TASK TO COMPLETE:
Look through the listing below, and wherever a line has the string "told", copy it.

EXERCISE MATERIALS:
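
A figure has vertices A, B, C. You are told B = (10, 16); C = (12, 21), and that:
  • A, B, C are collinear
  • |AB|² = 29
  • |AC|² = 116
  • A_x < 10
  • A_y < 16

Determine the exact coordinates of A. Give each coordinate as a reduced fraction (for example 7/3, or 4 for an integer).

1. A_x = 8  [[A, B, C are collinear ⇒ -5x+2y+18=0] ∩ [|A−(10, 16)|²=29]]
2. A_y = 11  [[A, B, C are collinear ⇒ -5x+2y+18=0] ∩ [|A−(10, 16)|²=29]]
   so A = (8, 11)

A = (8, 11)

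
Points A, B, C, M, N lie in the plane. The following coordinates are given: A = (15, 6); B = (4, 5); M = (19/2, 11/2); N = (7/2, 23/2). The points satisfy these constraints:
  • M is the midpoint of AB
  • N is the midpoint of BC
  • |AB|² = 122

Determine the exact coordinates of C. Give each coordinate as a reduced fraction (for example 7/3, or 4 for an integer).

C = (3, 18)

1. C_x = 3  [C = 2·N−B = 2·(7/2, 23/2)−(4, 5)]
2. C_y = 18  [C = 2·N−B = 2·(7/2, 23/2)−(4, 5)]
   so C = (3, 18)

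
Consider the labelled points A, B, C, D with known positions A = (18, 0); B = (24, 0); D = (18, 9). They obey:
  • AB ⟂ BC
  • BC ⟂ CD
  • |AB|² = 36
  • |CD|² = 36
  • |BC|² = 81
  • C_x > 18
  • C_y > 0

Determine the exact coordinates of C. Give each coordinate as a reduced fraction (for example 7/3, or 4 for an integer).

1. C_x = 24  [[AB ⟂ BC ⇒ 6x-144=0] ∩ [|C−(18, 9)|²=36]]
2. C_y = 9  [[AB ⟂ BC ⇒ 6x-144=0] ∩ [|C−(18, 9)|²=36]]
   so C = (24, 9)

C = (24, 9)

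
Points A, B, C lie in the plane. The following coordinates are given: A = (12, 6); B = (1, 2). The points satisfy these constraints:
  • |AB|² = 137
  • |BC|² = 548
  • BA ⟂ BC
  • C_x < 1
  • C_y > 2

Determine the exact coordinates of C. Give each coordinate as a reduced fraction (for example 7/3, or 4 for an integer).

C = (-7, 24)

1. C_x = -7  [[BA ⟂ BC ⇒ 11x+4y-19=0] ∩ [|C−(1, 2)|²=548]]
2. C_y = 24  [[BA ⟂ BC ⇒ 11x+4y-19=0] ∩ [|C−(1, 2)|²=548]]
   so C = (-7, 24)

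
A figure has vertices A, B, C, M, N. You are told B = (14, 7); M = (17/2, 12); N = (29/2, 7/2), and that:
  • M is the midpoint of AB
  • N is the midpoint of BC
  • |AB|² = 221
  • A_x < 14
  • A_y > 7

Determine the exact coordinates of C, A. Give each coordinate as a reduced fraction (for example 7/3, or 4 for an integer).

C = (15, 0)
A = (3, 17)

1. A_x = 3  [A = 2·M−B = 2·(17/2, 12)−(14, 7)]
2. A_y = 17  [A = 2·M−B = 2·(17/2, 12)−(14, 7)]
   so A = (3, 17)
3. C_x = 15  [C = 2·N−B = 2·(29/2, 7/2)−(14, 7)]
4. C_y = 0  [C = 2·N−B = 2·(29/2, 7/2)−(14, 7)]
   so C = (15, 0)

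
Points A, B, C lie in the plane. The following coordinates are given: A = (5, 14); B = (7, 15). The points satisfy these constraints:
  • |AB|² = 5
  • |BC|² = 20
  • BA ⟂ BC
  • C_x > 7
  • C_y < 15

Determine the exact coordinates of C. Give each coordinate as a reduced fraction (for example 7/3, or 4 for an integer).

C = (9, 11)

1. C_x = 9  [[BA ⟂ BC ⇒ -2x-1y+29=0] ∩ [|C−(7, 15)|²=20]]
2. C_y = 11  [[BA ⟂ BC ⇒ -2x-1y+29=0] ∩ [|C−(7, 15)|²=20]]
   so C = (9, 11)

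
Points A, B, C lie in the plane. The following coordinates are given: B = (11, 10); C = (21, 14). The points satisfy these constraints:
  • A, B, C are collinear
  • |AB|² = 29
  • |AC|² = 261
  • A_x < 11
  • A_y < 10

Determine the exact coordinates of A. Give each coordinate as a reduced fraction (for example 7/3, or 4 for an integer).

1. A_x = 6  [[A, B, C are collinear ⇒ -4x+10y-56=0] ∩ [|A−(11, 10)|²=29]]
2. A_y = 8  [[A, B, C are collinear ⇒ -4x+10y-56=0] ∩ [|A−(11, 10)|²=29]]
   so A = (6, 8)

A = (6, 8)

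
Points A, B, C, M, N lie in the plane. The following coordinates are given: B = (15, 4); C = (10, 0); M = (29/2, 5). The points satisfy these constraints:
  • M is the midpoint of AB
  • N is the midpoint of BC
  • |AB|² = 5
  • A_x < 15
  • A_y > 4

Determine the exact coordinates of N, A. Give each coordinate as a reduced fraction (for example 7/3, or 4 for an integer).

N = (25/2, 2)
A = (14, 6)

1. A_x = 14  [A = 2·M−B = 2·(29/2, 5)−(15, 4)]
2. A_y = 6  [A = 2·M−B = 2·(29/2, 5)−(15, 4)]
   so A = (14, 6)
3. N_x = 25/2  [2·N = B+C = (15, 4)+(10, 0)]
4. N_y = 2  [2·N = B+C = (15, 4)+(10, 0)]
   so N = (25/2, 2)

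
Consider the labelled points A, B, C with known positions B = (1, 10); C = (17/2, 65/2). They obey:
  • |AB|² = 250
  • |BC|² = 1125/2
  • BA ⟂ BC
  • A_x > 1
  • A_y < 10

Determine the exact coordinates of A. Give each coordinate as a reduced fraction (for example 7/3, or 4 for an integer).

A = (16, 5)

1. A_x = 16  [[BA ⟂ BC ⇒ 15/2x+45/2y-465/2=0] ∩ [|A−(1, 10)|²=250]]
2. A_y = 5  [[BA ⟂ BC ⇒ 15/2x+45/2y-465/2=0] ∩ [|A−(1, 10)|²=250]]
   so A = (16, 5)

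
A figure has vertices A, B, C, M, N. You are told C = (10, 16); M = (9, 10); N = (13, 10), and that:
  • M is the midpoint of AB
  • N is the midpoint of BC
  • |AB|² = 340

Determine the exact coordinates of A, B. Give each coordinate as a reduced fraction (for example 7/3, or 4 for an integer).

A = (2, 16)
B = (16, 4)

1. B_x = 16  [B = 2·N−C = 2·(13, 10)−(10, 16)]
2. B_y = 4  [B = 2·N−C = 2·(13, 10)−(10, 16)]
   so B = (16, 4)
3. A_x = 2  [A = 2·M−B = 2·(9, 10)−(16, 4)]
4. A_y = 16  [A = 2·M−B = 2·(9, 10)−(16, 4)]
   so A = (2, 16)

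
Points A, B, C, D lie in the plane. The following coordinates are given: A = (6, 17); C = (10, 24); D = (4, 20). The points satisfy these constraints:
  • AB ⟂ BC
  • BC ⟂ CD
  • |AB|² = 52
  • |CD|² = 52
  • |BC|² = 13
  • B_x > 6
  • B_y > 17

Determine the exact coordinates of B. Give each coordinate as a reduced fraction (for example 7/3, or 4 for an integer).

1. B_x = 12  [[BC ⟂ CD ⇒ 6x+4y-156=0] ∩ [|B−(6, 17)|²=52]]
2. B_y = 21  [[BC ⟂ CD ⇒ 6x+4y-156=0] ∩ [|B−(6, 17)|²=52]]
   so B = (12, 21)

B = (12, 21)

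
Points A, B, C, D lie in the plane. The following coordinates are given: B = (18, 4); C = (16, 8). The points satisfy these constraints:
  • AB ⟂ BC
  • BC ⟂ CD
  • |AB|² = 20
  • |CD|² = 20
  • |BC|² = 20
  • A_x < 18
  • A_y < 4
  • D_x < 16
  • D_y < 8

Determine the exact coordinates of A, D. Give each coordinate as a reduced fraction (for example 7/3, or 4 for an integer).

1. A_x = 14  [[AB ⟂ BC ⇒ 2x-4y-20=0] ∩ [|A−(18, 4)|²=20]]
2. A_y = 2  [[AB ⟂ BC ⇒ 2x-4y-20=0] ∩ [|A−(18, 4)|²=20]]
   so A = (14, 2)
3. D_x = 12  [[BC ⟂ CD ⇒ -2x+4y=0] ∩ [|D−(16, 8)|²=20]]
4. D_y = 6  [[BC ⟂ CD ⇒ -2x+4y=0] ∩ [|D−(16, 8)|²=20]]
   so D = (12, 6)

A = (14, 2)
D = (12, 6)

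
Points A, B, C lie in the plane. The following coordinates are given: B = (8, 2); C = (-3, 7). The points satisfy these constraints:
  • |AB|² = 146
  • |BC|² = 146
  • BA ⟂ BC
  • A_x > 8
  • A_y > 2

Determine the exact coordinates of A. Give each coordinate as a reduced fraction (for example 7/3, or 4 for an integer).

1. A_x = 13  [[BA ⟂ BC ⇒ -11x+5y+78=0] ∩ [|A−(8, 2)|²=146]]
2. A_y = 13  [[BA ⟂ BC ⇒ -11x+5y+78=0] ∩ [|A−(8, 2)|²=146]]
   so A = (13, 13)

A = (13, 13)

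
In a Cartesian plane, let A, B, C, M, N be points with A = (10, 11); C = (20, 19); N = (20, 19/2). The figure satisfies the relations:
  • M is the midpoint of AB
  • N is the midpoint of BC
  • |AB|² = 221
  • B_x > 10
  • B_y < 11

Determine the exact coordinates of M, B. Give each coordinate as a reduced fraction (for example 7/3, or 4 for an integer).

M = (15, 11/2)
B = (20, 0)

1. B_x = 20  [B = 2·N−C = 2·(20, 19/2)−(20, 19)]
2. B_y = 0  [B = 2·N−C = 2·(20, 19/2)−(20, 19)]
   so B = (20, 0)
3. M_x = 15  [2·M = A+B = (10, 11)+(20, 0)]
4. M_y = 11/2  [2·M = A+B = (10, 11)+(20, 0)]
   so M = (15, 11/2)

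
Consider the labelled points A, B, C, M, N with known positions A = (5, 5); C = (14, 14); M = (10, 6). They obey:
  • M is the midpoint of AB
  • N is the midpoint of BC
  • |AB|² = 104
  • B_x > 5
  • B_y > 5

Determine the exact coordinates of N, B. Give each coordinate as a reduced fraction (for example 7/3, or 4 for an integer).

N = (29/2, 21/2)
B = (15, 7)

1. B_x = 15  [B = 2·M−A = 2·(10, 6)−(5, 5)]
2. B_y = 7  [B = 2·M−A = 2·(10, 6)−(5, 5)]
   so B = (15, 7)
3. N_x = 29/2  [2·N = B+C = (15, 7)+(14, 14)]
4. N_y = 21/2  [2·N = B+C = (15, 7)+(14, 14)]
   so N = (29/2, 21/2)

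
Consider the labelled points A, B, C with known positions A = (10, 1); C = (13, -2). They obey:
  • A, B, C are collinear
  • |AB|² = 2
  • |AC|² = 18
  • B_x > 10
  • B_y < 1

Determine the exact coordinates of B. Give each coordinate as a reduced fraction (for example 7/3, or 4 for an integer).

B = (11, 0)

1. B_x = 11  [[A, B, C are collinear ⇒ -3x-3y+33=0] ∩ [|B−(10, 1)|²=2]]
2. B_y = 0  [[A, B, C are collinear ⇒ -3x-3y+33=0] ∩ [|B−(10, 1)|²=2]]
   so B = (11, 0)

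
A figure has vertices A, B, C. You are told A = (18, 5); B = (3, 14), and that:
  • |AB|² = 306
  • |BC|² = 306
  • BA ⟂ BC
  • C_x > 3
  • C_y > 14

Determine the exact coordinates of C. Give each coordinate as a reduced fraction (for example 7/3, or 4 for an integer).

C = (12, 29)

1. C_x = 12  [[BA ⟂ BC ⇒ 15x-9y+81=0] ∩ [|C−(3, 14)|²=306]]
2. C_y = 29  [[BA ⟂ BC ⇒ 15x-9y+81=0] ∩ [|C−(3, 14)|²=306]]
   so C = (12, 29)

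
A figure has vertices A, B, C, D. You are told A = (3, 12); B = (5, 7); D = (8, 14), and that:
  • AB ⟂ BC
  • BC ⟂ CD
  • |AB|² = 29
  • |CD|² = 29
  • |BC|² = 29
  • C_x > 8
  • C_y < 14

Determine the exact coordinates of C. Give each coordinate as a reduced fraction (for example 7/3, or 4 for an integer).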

RESPONSE AREA:
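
A figure has vertices A, B, C. You are told B = (10, 16); C = (12, 21), and that:
A figure has vertices A, B, C, M, N. You are told B = (14, 7); M = (17/2, 12); N = (29/2, 7/2), and that:
A figure has vertices A, B, C, M, N. You are told C = (10, 16); M = (9, 10); N = (13, 10), and that:
A figure has vertices A, B, C. You are told A = (18, 5); B = (3, 14), and that:
A figure has vertices A, B, C, D. You are told A = (3, 12); B = (5, 7); D = (8, 14), and that: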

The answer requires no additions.